## Brief:
A stretch of the entries below is to be set down exactly, running from the line with "A 6.00 × 10^6" through the line with "- Add 1 mL of", both included, and no other line.

## Source information:
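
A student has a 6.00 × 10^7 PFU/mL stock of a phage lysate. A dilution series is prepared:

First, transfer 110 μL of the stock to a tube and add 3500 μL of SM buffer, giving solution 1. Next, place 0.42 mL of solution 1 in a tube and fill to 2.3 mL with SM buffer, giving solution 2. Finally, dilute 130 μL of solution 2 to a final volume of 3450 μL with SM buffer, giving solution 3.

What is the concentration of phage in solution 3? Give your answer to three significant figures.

1.26 × 10^4 PFU/mL

Step 1: 110 μL + 3500 μL = 3610 μL total → factor 3610/110 = 32.818
Step 2: 0.42 mL brought to 2.3 mL → factor 2.3/0.42 = 5.4762
Step 3: 130 μL brought to 3450 μL → factor 3450/130 = 26.538
Overall dilution factor = 32.818 × 5.4762 × 26.538 = 4769.5
Final = 6.00 × 10^7 PFU/mL / 4769.5 = 1.26 × 10^4 PFU/mL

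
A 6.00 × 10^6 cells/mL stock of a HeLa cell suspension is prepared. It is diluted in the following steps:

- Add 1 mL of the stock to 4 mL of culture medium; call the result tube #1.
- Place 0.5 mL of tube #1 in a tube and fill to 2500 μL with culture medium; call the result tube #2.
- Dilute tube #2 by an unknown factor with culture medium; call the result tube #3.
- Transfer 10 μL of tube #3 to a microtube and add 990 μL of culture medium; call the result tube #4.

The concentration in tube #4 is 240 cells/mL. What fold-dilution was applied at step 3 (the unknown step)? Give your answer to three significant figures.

Step 1: 1 mL + 4 mL = 5 mL total → factor 5/1 = 5
Step 2: 0.5 mL brought to 2500 μL → factor 2.5/0.5 = 5
Step 3: unknown factor x
Step 4: 10 μL + 990 μL = 1000 μL total → factor 1000/10 = 100
Product of known-step factors = 2500
Overall factor = 6.00 × 10^6 cells/mL / (240 cells/mL) = 25000
x = 25000 / 2500 = 10.0

10.0-fold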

## Solution for this problem:
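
A 6.00 × 10^6 cells/mL stock of a HeLa cell suspension is prepared. It is diluted in the following steps:

- Add 1 mL of the stock to 4 mL of culture medium; call the result tube #1.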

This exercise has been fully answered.